* [What you need to do]:
The entries follow. Please return all of them exactly.

* [Extracted entries]:
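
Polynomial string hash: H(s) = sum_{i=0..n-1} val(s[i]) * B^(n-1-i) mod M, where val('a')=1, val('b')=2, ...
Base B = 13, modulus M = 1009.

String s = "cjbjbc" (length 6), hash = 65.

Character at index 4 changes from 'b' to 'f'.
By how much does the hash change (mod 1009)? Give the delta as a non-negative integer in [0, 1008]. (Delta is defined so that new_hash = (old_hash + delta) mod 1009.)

Delta formula: (val(new) - val(old)) * B^(n-1-k) mod M
  val('f') - val('b') = 6 - 2 = 4
  B^(n-1-k) = 13^1 mod 1009 = 13
  Delta = 4 * 13 mod 1009 = 52

Answer: 52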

* [Solution]:
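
Polynomial string hash: H(s) = sum_{i=0..n-1} val(s[i]) * B^(n-1-i) mod M, where val('a')=1, val('b')=2, ...
Base B = 13, modulus M = 1009.

String s = "cjbjbc" (length 6), hash = 65.

Character at index 4 changes from 'b' to 'f'.
By how much does the hash change (mod 1009)? Give the delta as a non-negative integer in [0, 1008]. (Delta is defined so that new_hash = (old_hash + delta) mod 1009.)

Delta formula: (val(new) - val(old)) * B^(n-1-k) mod M
  val('f') - val('b') = 6 - 2 = 4
  B^(n-1-k) = 13^1 mod 1009 = 13
  Delta = 4 * 13 mod 1009 = 52

Answer: 52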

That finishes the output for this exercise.